## Extracted data
-- Opening Marker --
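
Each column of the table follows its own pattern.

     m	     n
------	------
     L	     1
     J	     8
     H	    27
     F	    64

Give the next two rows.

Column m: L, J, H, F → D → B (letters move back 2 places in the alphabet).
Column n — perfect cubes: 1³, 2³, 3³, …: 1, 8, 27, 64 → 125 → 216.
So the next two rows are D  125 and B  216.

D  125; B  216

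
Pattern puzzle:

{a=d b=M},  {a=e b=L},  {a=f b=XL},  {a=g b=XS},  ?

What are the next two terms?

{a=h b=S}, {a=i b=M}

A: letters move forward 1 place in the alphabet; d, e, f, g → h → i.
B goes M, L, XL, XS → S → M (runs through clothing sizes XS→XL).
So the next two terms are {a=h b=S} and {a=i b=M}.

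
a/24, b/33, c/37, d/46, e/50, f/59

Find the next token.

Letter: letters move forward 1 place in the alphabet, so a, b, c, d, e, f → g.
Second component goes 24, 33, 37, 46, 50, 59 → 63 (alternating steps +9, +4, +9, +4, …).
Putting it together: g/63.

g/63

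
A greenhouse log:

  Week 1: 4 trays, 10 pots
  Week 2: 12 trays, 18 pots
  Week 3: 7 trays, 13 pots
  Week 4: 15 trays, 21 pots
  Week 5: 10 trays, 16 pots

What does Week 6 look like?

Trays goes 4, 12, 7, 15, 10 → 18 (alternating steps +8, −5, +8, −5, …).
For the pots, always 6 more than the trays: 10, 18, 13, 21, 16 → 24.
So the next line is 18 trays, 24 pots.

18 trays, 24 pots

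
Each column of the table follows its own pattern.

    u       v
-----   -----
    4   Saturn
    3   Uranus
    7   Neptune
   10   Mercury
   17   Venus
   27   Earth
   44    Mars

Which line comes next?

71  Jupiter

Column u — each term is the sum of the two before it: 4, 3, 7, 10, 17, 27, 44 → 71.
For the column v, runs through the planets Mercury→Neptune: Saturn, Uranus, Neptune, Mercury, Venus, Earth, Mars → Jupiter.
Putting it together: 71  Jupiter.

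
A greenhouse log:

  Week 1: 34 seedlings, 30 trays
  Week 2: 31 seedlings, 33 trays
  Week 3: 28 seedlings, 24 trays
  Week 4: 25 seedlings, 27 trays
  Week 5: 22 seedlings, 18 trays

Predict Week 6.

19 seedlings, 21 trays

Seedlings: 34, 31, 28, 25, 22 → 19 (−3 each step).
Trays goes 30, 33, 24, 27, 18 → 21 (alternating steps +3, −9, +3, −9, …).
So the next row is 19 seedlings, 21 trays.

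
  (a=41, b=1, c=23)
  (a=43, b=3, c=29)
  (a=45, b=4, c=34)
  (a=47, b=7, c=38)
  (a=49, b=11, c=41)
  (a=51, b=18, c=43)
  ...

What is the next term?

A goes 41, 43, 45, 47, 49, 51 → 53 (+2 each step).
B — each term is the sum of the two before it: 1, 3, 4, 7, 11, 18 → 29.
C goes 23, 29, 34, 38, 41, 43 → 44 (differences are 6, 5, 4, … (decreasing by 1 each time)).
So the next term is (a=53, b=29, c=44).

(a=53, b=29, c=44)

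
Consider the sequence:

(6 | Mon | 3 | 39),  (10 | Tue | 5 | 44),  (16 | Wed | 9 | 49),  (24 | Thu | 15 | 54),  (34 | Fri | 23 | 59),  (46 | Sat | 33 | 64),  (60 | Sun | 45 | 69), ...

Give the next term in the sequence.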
-- Closing Marker --
-- Opening Marker --
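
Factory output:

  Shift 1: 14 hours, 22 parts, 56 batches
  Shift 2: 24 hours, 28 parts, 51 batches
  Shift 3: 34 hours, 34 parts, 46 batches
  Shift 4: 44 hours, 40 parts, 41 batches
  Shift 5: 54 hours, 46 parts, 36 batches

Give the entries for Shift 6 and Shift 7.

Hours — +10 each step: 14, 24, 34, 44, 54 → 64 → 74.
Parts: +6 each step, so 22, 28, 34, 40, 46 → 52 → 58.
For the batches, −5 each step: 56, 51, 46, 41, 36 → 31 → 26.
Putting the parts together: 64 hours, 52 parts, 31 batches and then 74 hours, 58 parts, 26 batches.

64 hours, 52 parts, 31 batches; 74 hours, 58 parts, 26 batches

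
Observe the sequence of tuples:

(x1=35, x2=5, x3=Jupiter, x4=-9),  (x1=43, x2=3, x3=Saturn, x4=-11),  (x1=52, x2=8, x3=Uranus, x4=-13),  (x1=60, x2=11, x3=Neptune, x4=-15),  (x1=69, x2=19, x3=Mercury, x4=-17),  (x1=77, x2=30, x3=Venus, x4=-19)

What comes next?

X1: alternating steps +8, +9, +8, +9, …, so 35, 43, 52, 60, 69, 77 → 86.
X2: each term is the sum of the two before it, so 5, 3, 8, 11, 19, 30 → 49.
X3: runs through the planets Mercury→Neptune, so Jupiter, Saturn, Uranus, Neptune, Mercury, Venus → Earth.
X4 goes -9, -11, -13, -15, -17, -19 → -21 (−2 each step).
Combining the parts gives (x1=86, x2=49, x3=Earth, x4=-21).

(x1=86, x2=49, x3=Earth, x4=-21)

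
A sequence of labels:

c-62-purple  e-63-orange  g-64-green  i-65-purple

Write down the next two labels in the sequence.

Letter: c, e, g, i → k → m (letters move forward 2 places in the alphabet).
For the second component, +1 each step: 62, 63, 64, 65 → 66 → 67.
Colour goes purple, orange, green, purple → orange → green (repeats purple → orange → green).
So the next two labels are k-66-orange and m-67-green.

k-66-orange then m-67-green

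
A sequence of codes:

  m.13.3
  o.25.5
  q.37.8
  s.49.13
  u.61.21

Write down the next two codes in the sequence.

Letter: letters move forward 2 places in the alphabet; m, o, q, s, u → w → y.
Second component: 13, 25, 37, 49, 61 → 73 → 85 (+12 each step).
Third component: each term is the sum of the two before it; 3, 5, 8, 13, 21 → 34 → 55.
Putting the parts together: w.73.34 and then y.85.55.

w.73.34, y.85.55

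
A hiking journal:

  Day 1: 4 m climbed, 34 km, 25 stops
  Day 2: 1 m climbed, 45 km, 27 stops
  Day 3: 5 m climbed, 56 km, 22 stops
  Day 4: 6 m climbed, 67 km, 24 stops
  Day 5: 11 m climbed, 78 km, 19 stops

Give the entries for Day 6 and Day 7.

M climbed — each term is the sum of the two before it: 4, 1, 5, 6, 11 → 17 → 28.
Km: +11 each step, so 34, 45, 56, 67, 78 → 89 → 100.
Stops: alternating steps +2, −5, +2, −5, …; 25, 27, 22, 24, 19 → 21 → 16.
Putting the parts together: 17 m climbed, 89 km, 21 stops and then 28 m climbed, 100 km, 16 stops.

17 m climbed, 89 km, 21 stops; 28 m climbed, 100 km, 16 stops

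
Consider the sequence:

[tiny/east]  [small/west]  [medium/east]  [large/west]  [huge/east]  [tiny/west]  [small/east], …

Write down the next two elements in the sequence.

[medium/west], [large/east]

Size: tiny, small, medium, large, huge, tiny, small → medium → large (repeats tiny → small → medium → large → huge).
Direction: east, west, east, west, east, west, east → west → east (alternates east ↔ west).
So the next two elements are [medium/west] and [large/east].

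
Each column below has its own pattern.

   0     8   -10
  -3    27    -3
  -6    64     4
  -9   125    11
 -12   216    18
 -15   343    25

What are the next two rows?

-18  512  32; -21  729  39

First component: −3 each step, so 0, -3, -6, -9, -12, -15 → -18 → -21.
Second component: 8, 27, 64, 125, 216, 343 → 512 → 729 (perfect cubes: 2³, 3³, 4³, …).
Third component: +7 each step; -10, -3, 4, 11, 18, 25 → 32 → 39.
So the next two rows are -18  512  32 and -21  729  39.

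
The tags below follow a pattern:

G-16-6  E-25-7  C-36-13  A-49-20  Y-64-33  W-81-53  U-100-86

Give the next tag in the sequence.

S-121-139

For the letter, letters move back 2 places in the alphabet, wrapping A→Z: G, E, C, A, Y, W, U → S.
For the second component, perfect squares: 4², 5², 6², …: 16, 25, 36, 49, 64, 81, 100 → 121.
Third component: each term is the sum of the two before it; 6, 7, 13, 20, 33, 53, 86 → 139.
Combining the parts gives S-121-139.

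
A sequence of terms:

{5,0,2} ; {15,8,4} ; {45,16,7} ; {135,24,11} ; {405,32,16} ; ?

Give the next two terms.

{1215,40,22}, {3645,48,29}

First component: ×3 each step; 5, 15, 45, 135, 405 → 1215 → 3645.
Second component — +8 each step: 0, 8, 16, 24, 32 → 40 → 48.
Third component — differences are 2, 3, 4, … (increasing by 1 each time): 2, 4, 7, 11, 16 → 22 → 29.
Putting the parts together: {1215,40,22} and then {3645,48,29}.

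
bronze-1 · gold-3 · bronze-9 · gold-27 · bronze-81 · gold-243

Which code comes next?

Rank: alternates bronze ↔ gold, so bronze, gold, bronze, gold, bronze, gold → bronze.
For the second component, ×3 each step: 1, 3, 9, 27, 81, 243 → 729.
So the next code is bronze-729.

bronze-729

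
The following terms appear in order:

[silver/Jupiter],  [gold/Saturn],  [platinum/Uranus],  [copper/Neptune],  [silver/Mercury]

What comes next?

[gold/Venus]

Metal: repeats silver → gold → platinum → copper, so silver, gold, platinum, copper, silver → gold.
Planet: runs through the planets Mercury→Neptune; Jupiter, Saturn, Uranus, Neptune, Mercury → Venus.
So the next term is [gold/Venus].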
-- Closing Marker --
## Prompt
Above this task is a listing. Restate, word for word and with nothing added, the lines from the one with "Week 4: 15 trays, 21 pots" through the one with "(a=41, b=1, c=23)".

## Exercise output
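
  Week 4: 15 trays, 21 pots
  Week 5: 10 trays, 16 pots

What does Week 6 look like?

Trays goes 4, 12, 7, 15, 10 → 18 (alternating steps +8, −5, +8, −5, …).
For the pots, always 6 more than the trays: 10, 18, 13, 21, 16 → 24.
So the next line is 18 trays, 24 pots.

18 trays, 24 pots

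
Each column of the table follows its own pattern.

    u       v
-----   -----
    4   Saturn
    3   Uranus
    7   Neptune
   10   Mercury
   17   Venus
   27   Earth
   44    Mars

Which line comes next?

71  Jupiter

Column u — each term is the sum of the two before it: 4, 3, 7, 10, 17, 27, 44 → 71.
For the column v, runs through the planets Mercury→Neptune: Saturn, Uranus, Neptune, Mercury, Venus, Earth, Mars → Jupiter.
Putting it together: 71  Jupiter.

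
A greenhouse log:

  Week 1: 34 seedlings, 30 trays
  Week 2: 31 seedlings, 33 trays
  Week 3: 28 seedlings, 24 trays
  Week 4: 25 seedlings, 27 trays
  Week 5: 22 seedlings, 18 trays

Predict Week 6.

19 seedlings, 21 trays

Seedlings: 34, 31, 28, 25, 22 → 19 (−3 each step).
Trays goes 30, 33, 24, 27, 18 → 21 (alternating steps +3, −9, +3, −9, …).
So the next row is 19 seedlings, 21 trays.

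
  (a=41, b=1, c=23)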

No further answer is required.